_ASSIGNMENT:_
Read the data below. Then repeat all of it exactly.

• • • • •

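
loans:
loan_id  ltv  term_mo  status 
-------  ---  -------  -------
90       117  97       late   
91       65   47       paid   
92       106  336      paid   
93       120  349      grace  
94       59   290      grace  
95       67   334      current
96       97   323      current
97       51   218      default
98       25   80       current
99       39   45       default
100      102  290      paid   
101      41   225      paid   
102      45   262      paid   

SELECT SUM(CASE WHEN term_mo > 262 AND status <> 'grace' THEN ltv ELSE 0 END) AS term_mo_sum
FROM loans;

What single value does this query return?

372

loan_id=90: ✗
loan_id=91: ✗
loan_id=92: ✓ → 106
loan_id=93: ✗
loan_id=94: ✗
loan_id=95: ✓ → 67
loan_id=96: ✓ → 97
loan_id=97: ✗
loan_id=98: ✗
loan_id=99: ✗
loan_id=100: ✓ → 102
loan_id=101: ✗
loan_id=102: ✗
term_mo_sum = 106 + 67 + 97 + 102 = 372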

• • • • •

_ANSWER TO THIS TASK:_
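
loans:
loan_id  ltv  term_mo  status 
-------  ---  -------  -------
90       117  97       late   
91       65   47       paid   
92       106  336      paid   
93       120  349      grace  
94       59   290      grace  
95       67   334      current
96       97   323      current
97       51   218      default
98       25   80       current
99       39   45       default
100      102  290      paid   
101      41   225      paid   
102      45   262      paid   

SELECT SUM(CASE WHEN term_mo > 262 AND status <> 'grace' THEN ltv ELSE 0 END) AS term_mo_sum
FROM loans;

What single value does this query return?

372

loan_id=90: ✗
loan_id=91: ✗
loan_id=92: ✓ → 106
loan_id=93: ✗
loan_id=94: ✗
loan_id=95: ✓ → 67
loan_id=96: ✓ → 97
loan_id=97: ✗
loan_id=98: ✗
loan_id=99: ✗
loan_id=100: ✓ → 102
loan_id=101: ✗
loan_id=102: ✗
term_mo_sum = 106 + 67 + 97 + 102 = 372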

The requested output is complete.